TASK INSTRUCTIONS: Find how many lines in this data contain the string "cascaded". Respond with only that number.

MATERIAL FOR THE TASK:
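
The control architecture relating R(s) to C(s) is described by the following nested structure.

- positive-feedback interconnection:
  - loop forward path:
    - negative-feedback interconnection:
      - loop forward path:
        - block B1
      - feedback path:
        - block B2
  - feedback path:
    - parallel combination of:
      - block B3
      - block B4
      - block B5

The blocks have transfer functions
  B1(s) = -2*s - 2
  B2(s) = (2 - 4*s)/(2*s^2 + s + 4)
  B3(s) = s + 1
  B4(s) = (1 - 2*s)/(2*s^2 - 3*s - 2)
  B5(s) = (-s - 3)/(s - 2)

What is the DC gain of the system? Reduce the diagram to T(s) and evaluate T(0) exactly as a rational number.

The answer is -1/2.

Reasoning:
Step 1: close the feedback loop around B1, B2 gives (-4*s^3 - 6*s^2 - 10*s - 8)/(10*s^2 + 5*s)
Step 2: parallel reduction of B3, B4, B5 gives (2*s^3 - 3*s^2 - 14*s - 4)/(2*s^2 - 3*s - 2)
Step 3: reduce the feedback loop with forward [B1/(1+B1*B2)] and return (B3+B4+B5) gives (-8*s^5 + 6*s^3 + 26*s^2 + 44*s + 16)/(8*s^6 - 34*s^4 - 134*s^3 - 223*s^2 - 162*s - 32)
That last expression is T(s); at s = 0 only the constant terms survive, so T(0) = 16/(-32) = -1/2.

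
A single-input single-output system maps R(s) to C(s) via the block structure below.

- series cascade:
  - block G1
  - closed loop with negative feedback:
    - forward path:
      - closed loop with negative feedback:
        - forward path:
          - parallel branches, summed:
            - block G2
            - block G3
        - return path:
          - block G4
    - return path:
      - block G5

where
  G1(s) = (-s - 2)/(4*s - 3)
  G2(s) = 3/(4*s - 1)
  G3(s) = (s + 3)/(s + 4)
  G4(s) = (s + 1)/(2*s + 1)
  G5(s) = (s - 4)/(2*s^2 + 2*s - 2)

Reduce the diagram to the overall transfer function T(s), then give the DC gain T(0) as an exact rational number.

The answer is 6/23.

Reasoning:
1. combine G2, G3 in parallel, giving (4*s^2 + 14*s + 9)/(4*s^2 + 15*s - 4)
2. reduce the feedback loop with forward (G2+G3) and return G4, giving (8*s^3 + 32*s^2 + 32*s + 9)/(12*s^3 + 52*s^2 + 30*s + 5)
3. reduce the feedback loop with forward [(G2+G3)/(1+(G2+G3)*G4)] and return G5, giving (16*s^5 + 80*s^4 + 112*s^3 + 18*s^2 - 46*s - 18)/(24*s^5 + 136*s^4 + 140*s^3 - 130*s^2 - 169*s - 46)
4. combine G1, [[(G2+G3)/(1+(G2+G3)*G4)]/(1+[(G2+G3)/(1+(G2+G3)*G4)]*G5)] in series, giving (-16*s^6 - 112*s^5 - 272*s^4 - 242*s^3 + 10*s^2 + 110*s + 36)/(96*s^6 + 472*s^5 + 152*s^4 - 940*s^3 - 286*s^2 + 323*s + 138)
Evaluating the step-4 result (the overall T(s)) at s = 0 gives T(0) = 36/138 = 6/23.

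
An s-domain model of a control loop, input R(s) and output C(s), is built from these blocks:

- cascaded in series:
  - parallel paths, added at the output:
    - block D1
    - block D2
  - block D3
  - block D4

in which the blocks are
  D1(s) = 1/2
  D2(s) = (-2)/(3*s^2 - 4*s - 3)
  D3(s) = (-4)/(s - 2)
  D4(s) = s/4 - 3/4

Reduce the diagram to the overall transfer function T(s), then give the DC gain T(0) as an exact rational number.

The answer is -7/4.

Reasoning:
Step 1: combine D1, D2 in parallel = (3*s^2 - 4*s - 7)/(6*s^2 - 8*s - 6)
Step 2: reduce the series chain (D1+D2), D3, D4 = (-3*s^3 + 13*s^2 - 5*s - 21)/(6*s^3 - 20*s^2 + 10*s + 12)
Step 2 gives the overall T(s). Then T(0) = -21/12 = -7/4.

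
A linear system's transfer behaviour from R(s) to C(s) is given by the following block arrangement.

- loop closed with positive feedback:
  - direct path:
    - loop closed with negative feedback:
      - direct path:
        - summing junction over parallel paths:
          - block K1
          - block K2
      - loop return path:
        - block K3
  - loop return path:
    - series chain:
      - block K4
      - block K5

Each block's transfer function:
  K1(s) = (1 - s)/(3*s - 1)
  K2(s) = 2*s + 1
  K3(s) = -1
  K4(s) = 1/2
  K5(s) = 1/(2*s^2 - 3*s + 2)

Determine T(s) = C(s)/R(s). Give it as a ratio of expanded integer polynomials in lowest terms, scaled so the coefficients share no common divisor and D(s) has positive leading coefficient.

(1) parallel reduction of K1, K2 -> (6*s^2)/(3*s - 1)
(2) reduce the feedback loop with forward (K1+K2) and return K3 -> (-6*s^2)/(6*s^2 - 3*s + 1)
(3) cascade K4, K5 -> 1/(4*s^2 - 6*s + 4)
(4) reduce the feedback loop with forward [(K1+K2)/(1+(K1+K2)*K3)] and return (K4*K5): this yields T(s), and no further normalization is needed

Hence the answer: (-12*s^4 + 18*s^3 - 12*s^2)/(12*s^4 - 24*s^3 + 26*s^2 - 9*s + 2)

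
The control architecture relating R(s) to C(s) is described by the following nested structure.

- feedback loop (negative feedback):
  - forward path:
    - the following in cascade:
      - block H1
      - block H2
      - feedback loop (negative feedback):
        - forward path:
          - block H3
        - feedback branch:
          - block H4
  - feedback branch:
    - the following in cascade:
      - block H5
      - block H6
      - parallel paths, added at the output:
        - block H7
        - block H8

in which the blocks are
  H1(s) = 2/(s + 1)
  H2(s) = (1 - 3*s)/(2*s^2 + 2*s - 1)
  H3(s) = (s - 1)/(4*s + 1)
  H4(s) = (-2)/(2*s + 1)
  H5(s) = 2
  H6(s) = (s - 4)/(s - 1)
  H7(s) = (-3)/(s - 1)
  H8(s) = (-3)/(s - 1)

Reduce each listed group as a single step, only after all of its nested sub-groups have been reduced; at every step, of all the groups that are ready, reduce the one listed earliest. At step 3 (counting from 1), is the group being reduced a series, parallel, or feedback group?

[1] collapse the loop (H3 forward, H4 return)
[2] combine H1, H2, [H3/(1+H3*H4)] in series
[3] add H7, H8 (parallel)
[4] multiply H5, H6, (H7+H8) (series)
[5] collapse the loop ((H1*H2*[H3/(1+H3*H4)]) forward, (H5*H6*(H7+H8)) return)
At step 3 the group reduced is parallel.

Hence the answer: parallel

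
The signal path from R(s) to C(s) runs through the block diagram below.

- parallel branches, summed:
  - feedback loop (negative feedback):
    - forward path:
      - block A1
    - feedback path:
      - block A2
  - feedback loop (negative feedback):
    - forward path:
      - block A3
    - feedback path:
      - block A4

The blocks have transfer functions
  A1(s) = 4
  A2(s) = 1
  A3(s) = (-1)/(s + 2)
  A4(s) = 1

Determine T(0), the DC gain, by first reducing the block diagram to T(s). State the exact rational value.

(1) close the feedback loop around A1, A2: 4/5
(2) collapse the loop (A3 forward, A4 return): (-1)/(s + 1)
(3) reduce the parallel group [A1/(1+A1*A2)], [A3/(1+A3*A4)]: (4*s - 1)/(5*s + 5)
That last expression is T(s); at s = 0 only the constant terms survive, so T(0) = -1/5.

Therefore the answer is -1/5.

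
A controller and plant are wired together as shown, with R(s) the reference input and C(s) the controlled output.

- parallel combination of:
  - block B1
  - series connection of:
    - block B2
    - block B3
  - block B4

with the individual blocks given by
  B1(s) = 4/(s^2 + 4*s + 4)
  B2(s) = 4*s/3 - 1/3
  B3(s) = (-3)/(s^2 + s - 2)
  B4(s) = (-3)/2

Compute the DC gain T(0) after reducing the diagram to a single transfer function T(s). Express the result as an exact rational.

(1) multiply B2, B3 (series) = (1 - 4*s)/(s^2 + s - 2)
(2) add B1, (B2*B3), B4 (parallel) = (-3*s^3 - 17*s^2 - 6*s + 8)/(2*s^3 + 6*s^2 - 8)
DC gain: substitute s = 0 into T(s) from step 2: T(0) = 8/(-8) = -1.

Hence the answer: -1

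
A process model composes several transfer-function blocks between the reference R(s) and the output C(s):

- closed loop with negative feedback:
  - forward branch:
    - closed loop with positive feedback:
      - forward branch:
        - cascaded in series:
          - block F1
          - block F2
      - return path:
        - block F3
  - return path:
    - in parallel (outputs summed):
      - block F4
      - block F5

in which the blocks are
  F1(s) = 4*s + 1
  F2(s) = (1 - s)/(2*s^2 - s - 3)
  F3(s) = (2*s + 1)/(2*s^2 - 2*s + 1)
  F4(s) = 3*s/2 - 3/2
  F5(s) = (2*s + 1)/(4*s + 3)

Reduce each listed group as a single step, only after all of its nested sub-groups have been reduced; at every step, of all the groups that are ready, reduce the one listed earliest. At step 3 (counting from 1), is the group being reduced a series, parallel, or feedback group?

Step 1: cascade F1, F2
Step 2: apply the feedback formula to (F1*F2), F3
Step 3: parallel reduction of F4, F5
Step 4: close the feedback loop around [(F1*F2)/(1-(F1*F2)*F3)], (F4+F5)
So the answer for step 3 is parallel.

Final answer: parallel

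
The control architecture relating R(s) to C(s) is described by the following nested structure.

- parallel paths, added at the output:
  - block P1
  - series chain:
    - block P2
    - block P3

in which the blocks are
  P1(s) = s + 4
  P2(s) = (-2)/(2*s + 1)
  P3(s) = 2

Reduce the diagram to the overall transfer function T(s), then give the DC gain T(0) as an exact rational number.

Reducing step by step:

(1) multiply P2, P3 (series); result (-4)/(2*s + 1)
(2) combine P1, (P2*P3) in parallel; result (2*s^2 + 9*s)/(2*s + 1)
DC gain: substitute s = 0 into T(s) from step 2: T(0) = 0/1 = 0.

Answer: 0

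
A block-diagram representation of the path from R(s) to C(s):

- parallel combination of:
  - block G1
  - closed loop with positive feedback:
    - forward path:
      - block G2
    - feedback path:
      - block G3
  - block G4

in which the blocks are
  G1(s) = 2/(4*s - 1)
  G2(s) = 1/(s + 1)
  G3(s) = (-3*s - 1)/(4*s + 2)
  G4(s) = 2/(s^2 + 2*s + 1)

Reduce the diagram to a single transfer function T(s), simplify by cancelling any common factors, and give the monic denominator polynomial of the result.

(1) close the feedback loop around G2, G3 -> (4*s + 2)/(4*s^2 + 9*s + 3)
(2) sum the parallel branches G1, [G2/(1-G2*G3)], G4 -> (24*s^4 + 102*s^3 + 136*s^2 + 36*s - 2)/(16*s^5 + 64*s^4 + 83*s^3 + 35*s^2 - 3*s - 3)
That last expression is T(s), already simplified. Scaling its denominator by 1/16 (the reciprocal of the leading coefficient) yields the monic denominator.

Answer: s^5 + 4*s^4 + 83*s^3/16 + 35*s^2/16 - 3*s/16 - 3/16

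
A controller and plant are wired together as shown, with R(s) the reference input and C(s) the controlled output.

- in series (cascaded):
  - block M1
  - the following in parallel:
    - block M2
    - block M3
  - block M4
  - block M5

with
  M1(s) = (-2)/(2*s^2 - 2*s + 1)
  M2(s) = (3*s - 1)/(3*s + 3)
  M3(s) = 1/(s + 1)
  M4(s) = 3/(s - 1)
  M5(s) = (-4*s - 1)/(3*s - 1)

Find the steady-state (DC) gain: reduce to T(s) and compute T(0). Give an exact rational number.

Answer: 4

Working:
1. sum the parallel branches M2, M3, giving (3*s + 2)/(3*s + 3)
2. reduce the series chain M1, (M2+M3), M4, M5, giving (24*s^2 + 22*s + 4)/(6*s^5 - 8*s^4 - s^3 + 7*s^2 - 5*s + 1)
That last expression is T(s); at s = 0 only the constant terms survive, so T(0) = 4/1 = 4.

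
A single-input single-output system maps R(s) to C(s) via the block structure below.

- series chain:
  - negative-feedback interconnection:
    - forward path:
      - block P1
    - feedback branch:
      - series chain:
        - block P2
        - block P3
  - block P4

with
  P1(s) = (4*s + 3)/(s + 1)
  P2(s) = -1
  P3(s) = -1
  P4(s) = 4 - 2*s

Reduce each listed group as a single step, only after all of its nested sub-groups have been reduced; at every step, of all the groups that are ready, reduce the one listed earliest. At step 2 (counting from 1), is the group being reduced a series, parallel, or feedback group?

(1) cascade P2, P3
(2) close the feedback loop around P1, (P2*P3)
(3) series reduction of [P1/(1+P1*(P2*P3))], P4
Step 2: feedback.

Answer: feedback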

SOLUTION TO THE EXERCISE: 3